**EXERCISE DESCRIPTION**
Within the listing below, please copy exactly the lines between the line holding "Using breadth-first forward" and the line holding "large(k), stale(node1), active(k).", inclusive.

**SOURCE DATA**
· · · · · · ·
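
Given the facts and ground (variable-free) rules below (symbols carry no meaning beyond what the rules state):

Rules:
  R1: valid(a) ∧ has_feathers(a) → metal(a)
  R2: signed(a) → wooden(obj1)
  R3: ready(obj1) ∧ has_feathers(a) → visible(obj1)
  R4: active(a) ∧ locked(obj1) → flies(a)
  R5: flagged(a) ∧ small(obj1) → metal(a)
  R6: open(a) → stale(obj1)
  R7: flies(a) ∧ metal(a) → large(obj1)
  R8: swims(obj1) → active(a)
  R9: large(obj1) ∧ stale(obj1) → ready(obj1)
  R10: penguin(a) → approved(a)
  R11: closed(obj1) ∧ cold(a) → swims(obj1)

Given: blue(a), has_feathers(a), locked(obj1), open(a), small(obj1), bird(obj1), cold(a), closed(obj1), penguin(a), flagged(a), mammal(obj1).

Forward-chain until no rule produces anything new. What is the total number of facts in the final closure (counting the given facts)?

Round 1 — R5, R6, R10, R11, derive metal(a), stale(obj1), approved(a), swims(obj1).
Round 2 — R8, derive active(a).
Round 3 — R4, derive flies(a).
Round 4 — R7, derive large(obj1).
Round 5 — R9, derive ready(obj1).
Round 6 — R3, derive visible(obj1).
Closure: {active(a), approved(a), bird(obj1), blue(a), closed(obj1), cold(a), flagged(a), flies(a), has_feathers(a), large(obj1), locked(obj1), mammal(obj1), metal(a), open(a), penguin(a), ready(obj1), small(obj1), stale(obj1), swims(obj1), visible(obj1)} — 20 facts.

20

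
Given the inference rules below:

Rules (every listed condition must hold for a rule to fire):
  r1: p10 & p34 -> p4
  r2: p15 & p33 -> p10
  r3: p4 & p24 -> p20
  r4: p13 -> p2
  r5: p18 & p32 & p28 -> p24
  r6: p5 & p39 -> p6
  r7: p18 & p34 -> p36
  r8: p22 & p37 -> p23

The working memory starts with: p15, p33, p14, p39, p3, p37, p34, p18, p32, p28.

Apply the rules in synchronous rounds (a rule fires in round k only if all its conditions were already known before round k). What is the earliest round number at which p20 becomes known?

Round 1 — r2, r5, r7, derive p10, p24, p36.
Round 2 — r1, derive p4.
Round 3 — r3, derive p20.
p20 first appears in round 3.

3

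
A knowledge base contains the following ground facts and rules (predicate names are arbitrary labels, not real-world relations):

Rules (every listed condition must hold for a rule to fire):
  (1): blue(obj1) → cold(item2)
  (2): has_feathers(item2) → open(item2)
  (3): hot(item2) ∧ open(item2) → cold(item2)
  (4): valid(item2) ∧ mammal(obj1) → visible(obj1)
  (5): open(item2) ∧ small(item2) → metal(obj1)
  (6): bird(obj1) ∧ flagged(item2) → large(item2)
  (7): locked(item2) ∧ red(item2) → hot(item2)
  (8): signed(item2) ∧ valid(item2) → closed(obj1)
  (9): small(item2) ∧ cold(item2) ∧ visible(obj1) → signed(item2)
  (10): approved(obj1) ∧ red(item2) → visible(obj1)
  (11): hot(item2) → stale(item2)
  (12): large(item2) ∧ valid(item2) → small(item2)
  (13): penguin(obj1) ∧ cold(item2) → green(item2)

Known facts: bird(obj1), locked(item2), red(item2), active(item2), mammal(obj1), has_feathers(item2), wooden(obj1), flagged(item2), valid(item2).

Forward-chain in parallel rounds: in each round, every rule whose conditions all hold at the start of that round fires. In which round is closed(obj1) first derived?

4

Round 1: (2) [has_feathers(item2) → open(item2)]; (4) [valid(item2) ∧ mammal(obj1) → visible(obj1)]; (6) [bird(obj1) ∧ flagged(item2) → large(item2)]; (7) [locked(item2) ∧ red(item2) → hot(item2)]. Adds open(item2), visible(obj1), large(item2), hot(item2).
Round 2: (3) [hot(item2) ∧ open(item2) → cold(item2)]; (11) [hot(item2) → stale(item2)]; (12) [large(item2) ∧ valid(item2) → small(item2)]. Adds cold(item2), stale(item2), small(item2).
Round 3: (5) [open(item2) ∧ small(item2) → metal(obj1)]; (9) [small(item2) ∧ cold(item2) ∧ visible(obj1) → signed(item2)]. Adds metal(obj1), signed(item2).
Round 4: (8) [signed(item2) ∧ valid(item2) → closed(obj1)]. Adds closed(obj1).
closed(obj1) first appears in round 4.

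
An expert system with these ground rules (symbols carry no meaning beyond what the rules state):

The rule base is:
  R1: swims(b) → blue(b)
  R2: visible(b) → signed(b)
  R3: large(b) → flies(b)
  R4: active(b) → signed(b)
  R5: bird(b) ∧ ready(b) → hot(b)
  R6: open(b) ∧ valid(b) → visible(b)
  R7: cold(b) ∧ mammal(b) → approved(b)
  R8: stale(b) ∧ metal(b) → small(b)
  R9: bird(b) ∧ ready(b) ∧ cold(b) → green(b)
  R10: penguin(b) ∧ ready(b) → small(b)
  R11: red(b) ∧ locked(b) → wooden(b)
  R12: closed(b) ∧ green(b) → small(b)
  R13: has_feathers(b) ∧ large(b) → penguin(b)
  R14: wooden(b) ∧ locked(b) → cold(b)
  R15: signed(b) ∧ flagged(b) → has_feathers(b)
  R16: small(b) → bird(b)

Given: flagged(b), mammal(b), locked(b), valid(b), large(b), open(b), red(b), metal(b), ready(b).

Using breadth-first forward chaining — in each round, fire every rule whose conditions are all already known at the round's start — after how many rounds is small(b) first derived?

Round 1 fires R3, R6, R11, giving flies(b), visible(b), wooden(b).
Round 2 fires R2, R14, giving signed(b), cold(b).
Round 3 fires R7, R15, giving approved(b), has_feathers(b).
Round 4 fires R13, giving penguin(b).
Round 5 fires R10, giving small(b).
small(b) first appears in round 5.

5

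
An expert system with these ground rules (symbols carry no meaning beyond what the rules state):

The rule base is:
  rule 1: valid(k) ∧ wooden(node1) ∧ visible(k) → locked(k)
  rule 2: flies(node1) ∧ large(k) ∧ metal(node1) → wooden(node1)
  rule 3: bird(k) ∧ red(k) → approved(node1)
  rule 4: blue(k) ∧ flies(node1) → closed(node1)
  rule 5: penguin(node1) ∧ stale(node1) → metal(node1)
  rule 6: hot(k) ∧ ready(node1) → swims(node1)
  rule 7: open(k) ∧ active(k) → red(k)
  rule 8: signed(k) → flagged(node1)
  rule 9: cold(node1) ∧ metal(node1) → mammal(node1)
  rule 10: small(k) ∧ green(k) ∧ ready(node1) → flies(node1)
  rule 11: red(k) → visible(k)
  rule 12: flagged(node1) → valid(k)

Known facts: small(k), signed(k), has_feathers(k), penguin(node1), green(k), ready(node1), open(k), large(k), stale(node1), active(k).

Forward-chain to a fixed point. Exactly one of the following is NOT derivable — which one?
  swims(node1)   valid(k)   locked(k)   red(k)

swims(node1)

Round 1: rule 5 [penguin(node1) ∧ stale(node1) → metal(node1)]; rule 7 [open(k) ∧ active(k) → red(k)]; rule 8 [signed(k) → flagged(node1)]; rule 10 [small(k) ∧ green(k) ∧ ready(node1) → flies(node1)]. Adds metal(node1), red(k), flagged(node1), flies(node1).
Round 2: rule 2 [flies(node1) ∧ large(k) ∧ metal(node1) → wooden(node1)]; rule 11 [red(k) → visible(k)]; rule 12 [flagged(node1) → valid(k)]. Adds wooden(node1), visible(k), valid(k).
Round 3: rule 1 [valid(k) ∧ wooden(node1) ∧ visible(k) → locked(k)]. Adds locked(k).
Derived: red(k) (round 1), locked(k) (round 3), valid(k) (round 2). swims(node1) never appears in any round.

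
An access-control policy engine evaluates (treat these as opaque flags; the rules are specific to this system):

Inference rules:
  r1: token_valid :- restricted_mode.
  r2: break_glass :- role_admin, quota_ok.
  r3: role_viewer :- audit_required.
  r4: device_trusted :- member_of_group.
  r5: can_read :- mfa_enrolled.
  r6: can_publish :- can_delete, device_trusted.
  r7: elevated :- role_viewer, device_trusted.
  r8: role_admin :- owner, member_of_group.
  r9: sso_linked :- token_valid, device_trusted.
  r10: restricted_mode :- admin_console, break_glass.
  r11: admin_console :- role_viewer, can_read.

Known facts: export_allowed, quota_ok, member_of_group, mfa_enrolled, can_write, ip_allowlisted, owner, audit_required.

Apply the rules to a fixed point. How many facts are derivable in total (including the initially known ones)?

18

[1] r3 [role_viewer :- audit_required.]; r4 [device_trusted :- member_of_group.]; r5 [can_read :- mfa_enrolled.]; r8 [role_admin :- owner, member_of_group.]. ⇒ new: role_viewer, device_trusted, can_read, role_admin.
[2] r2 [break_glass :- role_admin, quota_ok.]; r7 [elevated :- role_viewer, device_trusted.]; r11 [admin_console :- role_viewer, can_read.]. ⇒ new: break_glass, elevated, admin_console.
[3] r10 [restricted_mode :- admin_console, break_glass.]. ⇒ new: restricted_mode.
[4] r1 [token_valid :- restricted_mode.]. ⇒ new: token_valid.
[5] r9 [sso_linked :- token_valid, device_trusted.]. ⇒ new: sso_linked.
Closure: {admin_console, audit_required, break_glass, can_read, can_write, device_trusted, elevated, export_allowed, ip_allowlisted, member_of_group, mfa_enrolled, owner, quota_ok, restricted_mode, role_admin, role_viewer, sso_linked, token_valid} — 18 facts.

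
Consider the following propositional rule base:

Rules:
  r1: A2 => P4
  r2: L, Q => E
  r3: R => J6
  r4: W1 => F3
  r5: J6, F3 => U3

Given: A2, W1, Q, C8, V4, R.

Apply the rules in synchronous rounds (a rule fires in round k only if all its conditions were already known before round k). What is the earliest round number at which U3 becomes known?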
· · · · · · ·
**TASK RESULT**
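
Using breadth-first forward chaining — in each round, fire every rule whose conditions are all already known at the round's start — after how many rounds is small(b) first derived?

Round 1 fires R3, R6, R11, giving flies(b), visible(b), wooden(b).
Round 2 fires R2, R14, giving signed(b), cold(b).
Round 3 fires R7, R15, giving approved(b), has_feathers(b).
Round 4 fires R13, giving penguin(b).
Round 5 fires R10, giving small(b).
small(b) first appears in round 5.

5

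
An expert system with these ground rules (symbols carry no meaning beyond what the rules state):

The rule base is:
  rule 1: valid(k) ∧ wooden(node1) ∧ visible(k) → locked(k)
  rule 2: flies(node1) ∧ large(k) ∧ metal(node1) → wooden(node1)
  rule 3: bird(k) ∧ red(k) → approved(node1)
  rule 4: blue(k) ∧ flies(node1) → closed(node1)
  rule 5: penguin(node1) ∧ stale(node1) → metal(node1)
  rule 6: hot(k) ∧ ready(node1) → swims(node1)
  rule 7: open(k) ∧ active(k) → red(k)
  rule 8: signed(k) → flagged(node1)
  rule 9: cold(node1) ∧ metal(node1) → mammal(node1)
  rule 10: small(k) ∧ green(k) ∧ ready(node1) → flies(node1)
  rule 11: red(k) → visible(k)
  rule 12: flagged(node1) → valid(k)

Known facts: small(k), signed(k), has_feathers(k), penguin(node1), green(k), ready(node1), open(k), large(k), stale(node1), active(k).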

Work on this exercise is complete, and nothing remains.